• TASK DIRECTIONS
Both the line with "5 jobs with processing" and the line with "Given 4 jobs" in the records below must appear in the output, along with every line between them, exactly and with nothing added.

• SUPPLIED MATERIAL
*** Begin section ***
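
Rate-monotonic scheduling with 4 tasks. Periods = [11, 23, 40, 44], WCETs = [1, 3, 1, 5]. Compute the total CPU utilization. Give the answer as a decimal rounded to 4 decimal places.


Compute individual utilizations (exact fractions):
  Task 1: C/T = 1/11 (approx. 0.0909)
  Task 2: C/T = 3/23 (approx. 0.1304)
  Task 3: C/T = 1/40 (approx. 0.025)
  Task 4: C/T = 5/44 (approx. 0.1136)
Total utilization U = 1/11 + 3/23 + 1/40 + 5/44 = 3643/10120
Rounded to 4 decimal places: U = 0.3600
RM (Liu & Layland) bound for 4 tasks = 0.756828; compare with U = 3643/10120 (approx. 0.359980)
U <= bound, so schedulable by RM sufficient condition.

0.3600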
*** End section ***
*** Begin section ***
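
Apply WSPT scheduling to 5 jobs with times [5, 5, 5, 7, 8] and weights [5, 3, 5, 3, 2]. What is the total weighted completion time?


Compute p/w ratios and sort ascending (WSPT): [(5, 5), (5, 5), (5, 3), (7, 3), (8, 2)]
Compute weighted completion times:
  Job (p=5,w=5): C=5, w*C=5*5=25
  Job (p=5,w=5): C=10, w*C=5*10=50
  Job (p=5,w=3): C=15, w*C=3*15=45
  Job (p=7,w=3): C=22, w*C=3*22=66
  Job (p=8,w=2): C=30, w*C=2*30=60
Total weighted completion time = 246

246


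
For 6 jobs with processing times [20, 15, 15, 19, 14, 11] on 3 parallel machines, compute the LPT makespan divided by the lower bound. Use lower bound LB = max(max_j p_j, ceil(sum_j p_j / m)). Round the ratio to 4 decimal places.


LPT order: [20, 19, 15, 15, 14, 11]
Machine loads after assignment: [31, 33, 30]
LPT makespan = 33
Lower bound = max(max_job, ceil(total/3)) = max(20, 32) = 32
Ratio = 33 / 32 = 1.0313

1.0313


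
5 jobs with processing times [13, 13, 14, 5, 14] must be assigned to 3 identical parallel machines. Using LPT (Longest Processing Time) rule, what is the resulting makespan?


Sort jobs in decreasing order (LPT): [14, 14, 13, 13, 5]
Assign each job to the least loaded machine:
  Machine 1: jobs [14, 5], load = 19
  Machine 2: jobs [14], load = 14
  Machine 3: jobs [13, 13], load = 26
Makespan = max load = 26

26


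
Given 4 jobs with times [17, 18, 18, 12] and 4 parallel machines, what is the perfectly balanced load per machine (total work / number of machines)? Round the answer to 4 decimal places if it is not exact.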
*** End section ***
*** Begin section ***
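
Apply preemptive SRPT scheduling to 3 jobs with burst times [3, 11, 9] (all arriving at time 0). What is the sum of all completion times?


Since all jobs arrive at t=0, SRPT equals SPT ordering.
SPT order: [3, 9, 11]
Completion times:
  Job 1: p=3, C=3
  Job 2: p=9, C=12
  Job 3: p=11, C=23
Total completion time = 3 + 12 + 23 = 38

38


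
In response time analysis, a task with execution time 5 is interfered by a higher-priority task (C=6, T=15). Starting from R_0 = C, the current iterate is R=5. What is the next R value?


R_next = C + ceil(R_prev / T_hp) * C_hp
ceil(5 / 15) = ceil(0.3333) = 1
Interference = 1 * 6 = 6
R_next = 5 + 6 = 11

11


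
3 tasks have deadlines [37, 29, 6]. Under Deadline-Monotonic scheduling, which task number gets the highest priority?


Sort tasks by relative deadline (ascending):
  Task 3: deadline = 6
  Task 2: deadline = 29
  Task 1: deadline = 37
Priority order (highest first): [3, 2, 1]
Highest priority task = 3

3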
*** End section ***
• ANSWER SECTION
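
5 jobs with processing times [13, 13, 14, 5, 14] must be assigned to 3 identical parallel machines. Using LPT (Longest Processing Time) rule, what is the resulting makespan?


Sort jobs in decreasing order (LPT): [14, 14, 13, 13, 5]
Assign each job to the least loaded machine:
  Machine 1: jobs [14, 5], load = 19
  Machine 2: jobs [14], load = 14
  Machine 3: jobs [13, 13], load = 26
Makespan = max load = 26

26


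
Given 4 jobs with times [17, 18, 18, 12] and 4 parallel machines, what is the perfectly balanced load per machine (total work / number of machines)? Round the answer to 4 decimal places if it is not exact.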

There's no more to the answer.